§ Assigned task:
Please transcribe the data exactly, with nothing left out.

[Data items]
- Opening Delimiter -

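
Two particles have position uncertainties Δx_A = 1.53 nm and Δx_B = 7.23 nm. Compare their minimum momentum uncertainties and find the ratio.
Particle A has the larger minimum momentum uncertainty, by a factor of 4.73.

For each particle, the minimum momentum uncertainty is Δp_min = ℏ/(2Δx):

Particle A: Δp_A = ℏ/(2×1.530e-09 m) = 3.446e-26 kg·m/s
Particle B: Δp_B = ℏ/(2×7.230e-09 m) = 7.293e-27 kg·m/s

Ratio: Δp_A/Δp_B = 4.73

Since Δp_min ∝ 1/Δx, the particle with smaller position uncertainty (A) has larger momentum uncertainty.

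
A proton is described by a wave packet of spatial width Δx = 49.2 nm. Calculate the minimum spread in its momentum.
1.072 × 10^-27 kg·m/s

For a wave packet, the spatial width Δx and momentum spread Δp are related by the uncertainty principle:
ΔxΔp ≥ ℏ/2

The minimum momentum spread is:
Δp_min = ℏ/(2Δx)
Δp_min = (1.055e-34 J·s) / (2 × 4.920e-08 m)
Δp_min = 1.072e-27 kg·m/s

A wave packet cannot have both a well-defined position and well-defined momentum.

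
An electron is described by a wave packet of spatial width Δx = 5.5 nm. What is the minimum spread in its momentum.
9.587 × 10^-27 kg·m/s

For a wave packet, the spatial width Δx and momentum spread Δp are related by the uncertainty principle:
ΔxΔp ≥ ℏ/2

The minimum momentum spread is:
Δp_min = ℏ/(2Δx)
Δp_min = (1.055e-34 J·s) / (2 × 5.500e-09 m)
Δp_min = 9.587e-27 kg·m/s

A wave packet cannot have both a well-defined position and well-defined momentum.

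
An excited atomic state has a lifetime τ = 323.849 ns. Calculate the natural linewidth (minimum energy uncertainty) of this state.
1.016 neV

Using the energy-time uncertainty principle:
ΔEΔt ≥ ℏ/2

The lifetime τ represents the time uncertainty Δt.
The natural linewidth (minimum energy uncertainty) is:

ΔE = ℏ/(2τ)
ΔE = (1.055e-34 J·s) / (2 × 3.238e-07 s)
ΔE = 1.628e-28 J = 1.016 neV

This natural linewidth limits the precision of spectroscopic measurements.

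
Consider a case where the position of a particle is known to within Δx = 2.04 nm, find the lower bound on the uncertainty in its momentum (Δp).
2.585 × 10^-26 kg·m/s

Using the Heisenberg uncertainty principle:
ΔxΔp ≥ ℏ/2

The minimum uncertainty in momentum is:
Δp_min = ℏ/(2Δx)
Δp_min = (1.055e-34 J·s) / (2 × 2.040e-09 m)
Δp_min = 2.585e-26 kg·m/s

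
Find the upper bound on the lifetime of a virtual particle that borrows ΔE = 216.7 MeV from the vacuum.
1.519 ys

Using the energy-time uncertainty principle:
ΔEΔt ≥ ℏ/2

For a virtual particle borrowing energy ΔE, the maximum lifetime is:
Δt_max = ℏ/(2ΔE)

Converting energy:
ΔE = 216.7 MeV = 3.472e-11 J

Δt_max = (1.055e-34 J·s) / (2 × 3.472e-11 J)
Δt_max = 1.519e-24 s = 1.519 ys

Virtual particles with higher borrowed energy exist for shorter times.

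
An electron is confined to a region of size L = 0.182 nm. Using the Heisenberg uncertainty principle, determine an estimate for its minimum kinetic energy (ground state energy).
287.555 meV

Using the uncertainty principle to estimate ground state energy:

1. The position uncertainty is approximately the confinement size:
   Δx ≈ L = 1.820e-10 m

2. From ΔxΔp ≥ ℏ/2, the minimum momentum uncertainty is:
   Δp ≈ ℏ/(2L) = 2.897e-25 kg·m/s

3. The kinetic energy is approximately:
   KE ≈ (Δp)²/(2m) = (2.897e-25)²/(2 × 9.109e-31 kg)
   KE ≈ 4.607e-20 J = 287.555 meV

This is an order-of-magnitude estimate of the ground state energy.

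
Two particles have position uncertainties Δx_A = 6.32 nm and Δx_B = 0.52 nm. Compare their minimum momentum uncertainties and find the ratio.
Particle B has the larger minimum momentum uncertainty, by a factor of 12.15.

For each particle, the minimum momentum uncertainty is Δp_min = ℏ/(2Δx):

Particle A: Δp_A = ℏ/(2×6.320e-09 m) = 8.343e-27 kg·m/s
Particle B: Δp_B = ℏ/(2×5.200e-10 m) = 1.014e-25 kg·m/s

Ratio: Δp_B/Δp_A = 12.15

Since Δp_min ∝ 1/Δx, the particle with smaller position uncertainty (B) has larger momentum uncertainty.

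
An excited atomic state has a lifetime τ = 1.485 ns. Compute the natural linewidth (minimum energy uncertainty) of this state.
221.620 neV

Using the energy-time uncertainty principle:
ΔEΔt ≥ ℏ/2

The lifetime τ represents the time uncertainty Δt.
The natural linewidth (minimum energy uncertainty) is:

ΔE = ℏ/(2τ)
ΔE = (1.055e-34 J·s) / (2 × 1.485e-09 s)
ΔE = 3.551e-26 J = 221.620 neV

This natural linewidth limits the precision of spectroscopic measurements.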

- Closing Delimiter -

§ Answer section:
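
Two particles have position uncertainties Δx_A = 1.53 nm and Δx_B = 7.23 nm. Compare their minimum momentum uncertainties and find the ratio.
Particle A has the larger minimum momentum uncertainty, by a factor of 4.73.

For each particle, the minimum momentum uncertainty is Δp_min = ℏ/(2Δx):

Particle A: Δp_A = ℏ/(2×1.530e-09 m) = 3.446e-26 kg·m/s
Particle B: Δp_B = ℏ/(2×7.230e-09 m) = 7.293e-27 kg·m/s

Ratio: Δp_A/Δp_B = 4.73

Since Δp_min ∝ 1/Δx, the particle with smaller position uncertainty (A) has larger momentum uncertainty.

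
A proton is described by a wave packet of spatial width Δx = 49.2 nm. Calculate the minimum spread in its momentum.
1.072 × 10^-27 kg·m/s

For a wave packet, the spatial width Δx and momentum spread Δp are related by the uncertainty principle:
ΔxΔp ≥ ℏ/2

The minimum momentum spread is:
Δp_min = ℏ/(2Δx)
Δp_min = (1.055e-34 J·s) / (2 × 4.920e-08 m)
Δp_min = 1.072e-27 kg·m/s

A wave packet cannot have both a well-defined position and well-defined momentum.

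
An electron is described by a wave packet of spatial width Δx = 5.5 nm. What is the minimum spread in its momentum.
9.587 × 10^-27 kg·m/s

For a wave packet, the spatial width Δx and momentum spread Δp are related by the uncertainty principle:
ΔxΔp ≥ ℏ/2

The minimum momentum spread is:
Δp_min = ℏ/(2Δx)
Δp_min = (1.055e-34 J·s) / (2 × 5.500e-09 m)
Δp_min = 9.587e-27 kg·m/s

A wave packet cannot have both a well-defined position and well-defined momentum.

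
An excited atomic state has a lifetime τ = 323.849 ns. Calculate the natural linewidth (minimum energy uncertainty) of this state.
1.016 neV

Using the energy-time uncertainty principle:
ΔEΔt ≥ ℏ/2

The lifetime τ represents the time uncertainty Δt.
The natural linewidth (minimum energy uncertainty) is:

ΔE = ℏ/(2τ)
ΔE = (1.055e-34 J·s) / (2 × 3.238e-07 s)
ΔE = 1.628e-28 J = 1.016 neV

This natural linewidth limits the precision of spectroscopic measurements.

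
Consider a case where the position of a particle is known to within Δx = 2.04 nm, find the lower bound on the uncertainty in its momentum (Δp).
2.585 × 10^-26 kg·m/s

Using the Heisenberg uncertainty principle:
ΔxΔp ≥ ℏ/2

The minimum uncertainty in momentum is:
Δp_min = ℏ/(2Δx)
Δp_min = (1.055e-34 J·s) / (2 × 2.040e-09 m)
Δp_min = 2.585e-26 kg·m/s

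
Find the upper bound on the lifetime of a virtual particle that borrows ΔE = 216.7 MeV from the vacuum.
1.519 ys

Using the energy-time uncertainty principle:
ΔEΔt ≥ ℏ/2

For a virtual particle borrowing energy ΔE, the maximum lifetime is:
Δt_max = ℏ/(2ΔE)

Converting energy:
ΔE = 216.7 MeV = 3.472e-11 J

Δt_max = (1.055e-34 J·s) / (2 × 3.472e-11 J)
Δt_max = 1.519e-24 s = 1.519 ys

Virtual particles with higher borrowed energy exist for shorter times.

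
An electron is confined to a region of size L = 0.182 nm. Using the Heisenberg uncertainty principle, determine an estimate for its minimum kinetic energy (ground state energy).
287.555 meV

Using the uncertainty principle to estimate ground state energy:

1. The position uncertainty is approximately the confinement size:
   Δx ≈ L = 1.820e-10 m

2. From ΔxΔp ≥ ℏ/2, the minimum momentum uncertainty is:
   Δp ≈ ℏ/(2L) = 2.897e-25 kg·m/s

3. The kinetic energy is approximately:
   KE ≈ (Δp)²/(2m) = (2.897e-25)²/(2 × 9.109e-31 kg)
   KE ≈ 4.607e-20 J = 287.555 meV

This is an order-of-magnitude estimate of the ground state energy.

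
Two particles have position uncertainties Δx_A = 6.32 nm and Δx_B = 0.52 nm. Compare their minimum momentum uncertainties and find the ratio.
Particle B has the larger minimum momentum uncertainty, by a factor of 12.15.

For each particle, the minimum momentum uncertainty is Δp_min = ℏ/(2Δx):

Particle A: Δp_A = ℏ/(2×6.320e-09 m) = 8.343e-27 kg·m/s
Particle B: Δp_B = ℏ/(2×5.200e-10 m) = 1.014e-25 kg·m/s

Ratio: Δp_B/Δp_A = 12.15

Since Δp_min ∝ 1/Δx, the particle with smaller position uncertainty (B) has larger momentum uncertainty.

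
An excited atomic state has a lifetime τ = 1.485 ns. Compute the natural linewidth (minimum energy uncertainty) of this state.
221.620 neV

Using the energy-time uncertainty principle:
ΔEΔt ≥ ℏ/2

The lifetime τ represents the time uncertainty Δt.
The natural linewidth (minimum energy uncertainty) is:

ΔE = ℏ/(2τ)
ΔE = (1.055e-34 J·s) / (2 × 1.485e-09 s)
ΔE = 3.551e-26 J = 221.620 neV

This natural linewidth limits the precision of spectroscopic measurements.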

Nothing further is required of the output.